Material shown:
•••••

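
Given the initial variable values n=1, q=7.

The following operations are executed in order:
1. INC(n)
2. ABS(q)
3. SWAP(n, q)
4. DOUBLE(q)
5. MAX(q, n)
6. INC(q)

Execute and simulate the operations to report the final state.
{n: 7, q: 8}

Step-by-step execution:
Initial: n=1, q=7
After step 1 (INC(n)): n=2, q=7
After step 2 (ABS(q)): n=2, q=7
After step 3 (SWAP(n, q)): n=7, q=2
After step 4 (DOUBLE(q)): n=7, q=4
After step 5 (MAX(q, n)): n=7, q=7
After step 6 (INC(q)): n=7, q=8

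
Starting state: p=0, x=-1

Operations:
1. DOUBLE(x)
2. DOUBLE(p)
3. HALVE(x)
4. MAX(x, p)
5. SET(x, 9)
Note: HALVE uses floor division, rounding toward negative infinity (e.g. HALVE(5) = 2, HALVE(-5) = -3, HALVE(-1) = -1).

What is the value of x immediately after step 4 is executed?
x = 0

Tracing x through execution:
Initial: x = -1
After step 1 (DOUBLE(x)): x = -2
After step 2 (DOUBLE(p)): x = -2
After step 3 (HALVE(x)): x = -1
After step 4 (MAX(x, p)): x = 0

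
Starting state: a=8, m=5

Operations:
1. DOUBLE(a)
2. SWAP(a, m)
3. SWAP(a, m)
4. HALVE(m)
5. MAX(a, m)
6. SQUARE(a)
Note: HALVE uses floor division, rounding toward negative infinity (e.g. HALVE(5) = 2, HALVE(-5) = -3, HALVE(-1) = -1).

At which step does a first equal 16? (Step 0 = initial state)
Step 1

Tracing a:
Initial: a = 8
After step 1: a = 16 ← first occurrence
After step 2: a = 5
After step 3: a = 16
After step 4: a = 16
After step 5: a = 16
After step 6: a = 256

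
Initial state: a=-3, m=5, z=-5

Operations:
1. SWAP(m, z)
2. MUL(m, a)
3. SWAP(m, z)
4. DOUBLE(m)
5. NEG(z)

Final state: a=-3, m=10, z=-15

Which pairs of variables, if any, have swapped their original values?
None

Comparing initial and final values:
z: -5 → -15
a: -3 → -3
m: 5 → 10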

•••••

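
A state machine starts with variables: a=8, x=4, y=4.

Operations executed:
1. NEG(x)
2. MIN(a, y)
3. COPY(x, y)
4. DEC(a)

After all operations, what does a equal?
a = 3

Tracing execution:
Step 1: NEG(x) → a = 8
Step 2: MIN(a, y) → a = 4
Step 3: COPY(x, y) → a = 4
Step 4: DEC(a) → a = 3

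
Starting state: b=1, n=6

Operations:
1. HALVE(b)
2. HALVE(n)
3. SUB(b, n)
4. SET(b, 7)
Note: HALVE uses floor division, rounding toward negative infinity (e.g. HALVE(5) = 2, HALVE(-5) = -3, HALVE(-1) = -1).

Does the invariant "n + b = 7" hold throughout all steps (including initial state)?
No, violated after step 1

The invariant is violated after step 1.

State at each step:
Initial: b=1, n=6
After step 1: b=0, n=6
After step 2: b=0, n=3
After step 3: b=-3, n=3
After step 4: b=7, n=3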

•••••

Problem requirements:
From the entries above, return exactly the line containing "Given the initial variable values n=1, q=7.", the line containing "5. SET(x, 9)", and all lines between, and nothing else.

Response to the exercise:
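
Given the initial variable values n=1, q=7.

The following operations are executed in order:
1. INC(n)
2. ABS(q)
3. SWAP(n, q)
4. DOUBLE(q)
5. MAX(q, n)
6. INC(q)

Execute and simulate the operations to report the final state.
{n: 7, q: 8}

Step-by-step execution:
Initial: n=1, q=7
After step 1 (INC(n)): n=2, q=7
After step 2 (ABS(q)): n=2, q=7
After step 3 (SWAP(n, q)): n=7, q=2
After step 4 (DOUBLE(q)): n=7, q=4
After step 5 (MAX(q, n)): n=7, q=7
After step 6 (INC(q)): n=7, q=8

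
Starting state: p=0, x=-1

Operations:
1. DOUBLE(x)
2. DOUBLE(p)
3. HALVE(x)
4. MAX(x, p)
5. SET(x, 9)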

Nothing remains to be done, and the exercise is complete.